» YOUR OBJECTIVE
The entries below contain a stretch that opens with the line containing "6. adv P1 via NH3 lp=2 aslen=2 med=3" and closes with the line containing "8. adv P2 via NH1 lp=4 aslen=2 med=3"; set down that stretch exactly, both ends included, and nothing else.
===== DATA SUPPLIED =====
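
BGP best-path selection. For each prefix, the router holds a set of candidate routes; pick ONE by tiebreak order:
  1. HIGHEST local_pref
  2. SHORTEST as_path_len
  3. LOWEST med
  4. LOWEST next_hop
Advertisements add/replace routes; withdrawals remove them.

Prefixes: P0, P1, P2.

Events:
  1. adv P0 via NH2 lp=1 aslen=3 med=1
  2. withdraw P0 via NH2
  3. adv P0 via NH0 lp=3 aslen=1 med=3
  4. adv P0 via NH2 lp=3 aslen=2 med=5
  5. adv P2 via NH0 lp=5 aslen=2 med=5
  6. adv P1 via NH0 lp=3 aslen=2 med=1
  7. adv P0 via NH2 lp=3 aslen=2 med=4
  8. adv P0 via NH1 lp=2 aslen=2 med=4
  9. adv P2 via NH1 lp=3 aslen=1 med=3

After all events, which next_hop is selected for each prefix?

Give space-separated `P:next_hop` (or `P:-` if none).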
=====
===== DATA SUPPLIED =====
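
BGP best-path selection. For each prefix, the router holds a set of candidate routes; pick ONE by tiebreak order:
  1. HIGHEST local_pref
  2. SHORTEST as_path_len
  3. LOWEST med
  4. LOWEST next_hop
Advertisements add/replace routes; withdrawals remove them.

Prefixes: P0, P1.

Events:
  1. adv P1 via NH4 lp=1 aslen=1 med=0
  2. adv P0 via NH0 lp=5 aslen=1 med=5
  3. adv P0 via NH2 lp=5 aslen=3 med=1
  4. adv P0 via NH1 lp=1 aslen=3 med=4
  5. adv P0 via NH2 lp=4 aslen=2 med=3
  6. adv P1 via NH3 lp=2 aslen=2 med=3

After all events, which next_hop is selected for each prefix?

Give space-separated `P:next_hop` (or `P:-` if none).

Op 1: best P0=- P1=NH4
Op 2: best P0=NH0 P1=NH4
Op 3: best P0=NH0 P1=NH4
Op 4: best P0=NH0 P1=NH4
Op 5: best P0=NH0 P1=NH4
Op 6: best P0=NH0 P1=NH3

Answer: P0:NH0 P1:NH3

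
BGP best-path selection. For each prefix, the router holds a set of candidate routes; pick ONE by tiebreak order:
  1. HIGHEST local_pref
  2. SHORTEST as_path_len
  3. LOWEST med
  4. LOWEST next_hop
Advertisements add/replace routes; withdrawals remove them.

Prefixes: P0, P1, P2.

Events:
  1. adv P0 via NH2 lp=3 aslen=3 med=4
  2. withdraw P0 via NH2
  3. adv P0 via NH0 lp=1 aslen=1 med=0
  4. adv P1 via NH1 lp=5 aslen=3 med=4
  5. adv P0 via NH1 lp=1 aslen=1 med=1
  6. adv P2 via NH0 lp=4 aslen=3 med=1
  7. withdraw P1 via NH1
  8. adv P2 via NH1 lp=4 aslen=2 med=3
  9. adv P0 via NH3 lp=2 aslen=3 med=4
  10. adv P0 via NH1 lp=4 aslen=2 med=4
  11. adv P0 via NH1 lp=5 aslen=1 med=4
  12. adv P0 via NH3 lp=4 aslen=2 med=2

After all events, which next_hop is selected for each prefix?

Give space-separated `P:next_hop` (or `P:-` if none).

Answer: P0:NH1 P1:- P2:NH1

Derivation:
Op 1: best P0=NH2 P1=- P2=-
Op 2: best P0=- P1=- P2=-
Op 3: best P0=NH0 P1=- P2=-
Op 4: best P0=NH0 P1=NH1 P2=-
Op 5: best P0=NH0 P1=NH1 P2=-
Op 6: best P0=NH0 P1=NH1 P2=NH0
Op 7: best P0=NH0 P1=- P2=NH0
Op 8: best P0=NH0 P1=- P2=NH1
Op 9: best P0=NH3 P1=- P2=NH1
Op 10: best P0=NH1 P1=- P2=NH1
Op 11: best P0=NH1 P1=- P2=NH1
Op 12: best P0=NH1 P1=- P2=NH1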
=====
===== DATA SUPPLIED =====
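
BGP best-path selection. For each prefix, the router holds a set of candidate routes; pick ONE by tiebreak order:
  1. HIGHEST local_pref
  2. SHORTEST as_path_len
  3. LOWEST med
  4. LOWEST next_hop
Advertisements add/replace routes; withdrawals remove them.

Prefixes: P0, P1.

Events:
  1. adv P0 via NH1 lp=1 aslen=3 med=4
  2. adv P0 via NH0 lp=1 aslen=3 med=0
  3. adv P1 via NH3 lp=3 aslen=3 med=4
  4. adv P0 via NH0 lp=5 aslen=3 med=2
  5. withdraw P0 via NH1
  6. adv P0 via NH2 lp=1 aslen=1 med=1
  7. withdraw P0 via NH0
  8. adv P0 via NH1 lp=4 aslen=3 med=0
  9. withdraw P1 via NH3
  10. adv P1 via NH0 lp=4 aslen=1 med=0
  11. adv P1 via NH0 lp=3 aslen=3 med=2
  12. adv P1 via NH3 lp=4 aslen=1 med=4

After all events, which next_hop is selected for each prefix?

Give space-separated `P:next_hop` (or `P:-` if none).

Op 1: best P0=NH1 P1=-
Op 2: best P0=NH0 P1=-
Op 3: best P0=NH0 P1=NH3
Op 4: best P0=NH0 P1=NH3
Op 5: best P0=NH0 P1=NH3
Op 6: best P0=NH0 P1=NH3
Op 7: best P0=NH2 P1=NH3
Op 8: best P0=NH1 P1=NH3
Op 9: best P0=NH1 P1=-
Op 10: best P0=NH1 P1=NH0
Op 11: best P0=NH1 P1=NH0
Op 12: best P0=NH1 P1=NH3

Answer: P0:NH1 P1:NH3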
=====
» OUTPUT FOR THIS TASK
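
  6. adv P1 via NH3 lp=2 aslen=2 med=3

After all events, which next_hop is selected for each prefix?

Give space-separated `P:next_hop` (or `P:-` if none).

Op 1: best P0=- P1=NH4
Op 2: best P0=NH0 P1=NH4
Op 3: best P0=NH0 P1=NH4
Op 4: best P0=NH0 P1=NH4
Op 5: best P0=NH0 P1=NH4
Op 6: best P0=NH0 P1=NH3

Answer: P0:NH0 P1:NH3

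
BGP best-path selection. For each prefix, the router holds a set of candidate routes; pick ONE by tiebreak order:
  1. HIGHEST local_pref
  2. SHORTEST as_path_len
  3. LOWEST med
  4. LOWEST next_hop
Advertisements add/replace routes; withdrawals remove them.

Prefixes: P0, P1, P2.

Events:
  1. adv P0 via NH2 lp=3 aslen=3 med=4
  2. withdraw P0 via NH2
  3. adv P0 via NH0 lp=1 aslen=1 med=0
  4. adv P1 via NH1 lp=5 aslen=3 med=4
  5. adv P0 via NH1 lp=1 aslen=1 med=1
  6. adv P2 via NH0 lp=4 aslen=3 med=1
  7. withdraw P1 via NH1
  8. adv P2 via NH1 lp=4 aslen=2 med=3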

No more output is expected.